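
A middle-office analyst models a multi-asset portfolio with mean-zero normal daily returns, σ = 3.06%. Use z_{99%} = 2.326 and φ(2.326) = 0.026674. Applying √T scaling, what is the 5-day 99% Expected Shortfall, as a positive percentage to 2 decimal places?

σ_{5d} = 3.06% × √5 = 6.842%.
ES multiplier = φ(z)/(1−α) = 0.026674/0.01 = 2.667.
ES = 6.842% × 2.667 = 18.248%.

18.25%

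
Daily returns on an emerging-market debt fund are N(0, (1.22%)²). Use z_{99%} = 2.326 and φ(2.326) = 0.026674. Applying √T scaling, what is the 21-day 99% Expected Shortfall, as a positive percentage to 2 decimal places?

14.91%

σ_{21d} = 1.22% × √21 = 5.591%.
ES multiplier = φ(z)/(1−α) = 0.026674/0.01 = 2.667.
ES = 5.591% × 2.667 = 14.911%.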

- **EXERCISE DESCRIPTION**
Could you print the lines of the records above from the one containing "Daily returns on" through the last, exactly and with no additions?

- **ANSWER SECTION**
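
Daily returns on an emerging-market debt fund are N(0, (1.22%)²). Use z_{99%} = 2.326 and φ(2.326) = 0.026674. Applying √T scaling, what is the 21-day 99% Expected Shortfall, as a positive percentage to 2 decimal places?

14.91%

σ_{21d} = 1.22% × √21 = 5.591%.
ES multiplier = φ(z)/(1−α) = 0.026674/0.01 = 2.667.
ES = 5.591% × 2.667 = 14.911%.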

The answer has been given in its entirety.